[Extracted records]
%%

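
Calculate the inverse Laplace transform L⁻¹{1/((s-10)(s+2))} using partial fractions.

Decompose: A/(s-10) + B/(s+2). A = 1/12, B = -1/12. f(t) = (e^(10t) - e^(-2t))/12

Final answer: (e^(10t) - e^(-2t))/12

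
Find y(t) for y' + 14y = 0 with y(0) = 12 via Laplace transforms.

L{y'} + 14L{y} = 0. sY - 12 + 14Y = 0. Y(s+14) = 12. Y = 12/(s+14)

Final answer: y(t) = 12e^(-14t)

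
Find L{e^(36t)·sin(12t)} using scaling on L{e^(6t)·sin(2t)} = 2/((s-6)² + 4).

Scaling with a=6: L{e^(36t)·sin(12t)} = (1/6) · 2/((s/6-6)² + 4). Simplifying: 12/((s-36)² + 144)

Final answer: 12/((s-36)² + 144)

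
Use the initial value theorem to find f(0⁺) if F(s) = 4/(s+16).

f(0⁺) = lim_{s→∞} s·4/(s+16) = lim_{s→∞} 4s/(s+16) = 4

Final answer: 4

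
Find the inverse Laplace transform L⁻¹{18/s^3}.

L⁻¹{n!/s^(n+1)} = t^n with n=2. So L⁻¹{2/s^3} = t^2, and L⁻¹{18/s^3} = (18/2)·t^2 = 9·t^2

Final answer: 9·t^2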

%%

# [Exercise prompt]
Look above for the line containing "Find y(t) for"; copy from it through the last line, exactly, and nothing more.

# [Solved problem]
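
Find y(t) for y' + 14y = 0 with y(0) = 12 via Laplace transforms.

L{y'} + 14L{y} = 0. sY - 12 + 14Y = 0. Y(s+14) = 12. Y = 12/(s+14)

Final answer: y(t) = 12e^(-14t)

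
Find L{e^(36t)·sin(12t)} using scaling on L{e^(6t)·sin(2t)} = 2/((s-6)² + 4).

Scaling with a=6: L{e^(36t)·sin(12t)} = (1/6) · 2/((s/6-6)² + 4). Simplifying: 12/((s-36)² + 144)

Final answer: 12/((s-36)² + 144)

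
Use the initial value theorem to find f(0⁺) if F(s) = 4/(s+16).

f(0⁺) = lim_{s→∞} s·4/(s+16) = lim_{s→∞} 4s/(s+16) = 4

Final answer: 4

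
Find the inverse Laplace transform L⁻¹{18/s^3}.

L⁻¹{n!/s^(n+1)} = t^n with n=2. So L⁻¹{2/s^3} = t^2, and L⁻¹{18/s^3} = (18/2)·t^2 = 9·t^2

Final answer: 9·t^2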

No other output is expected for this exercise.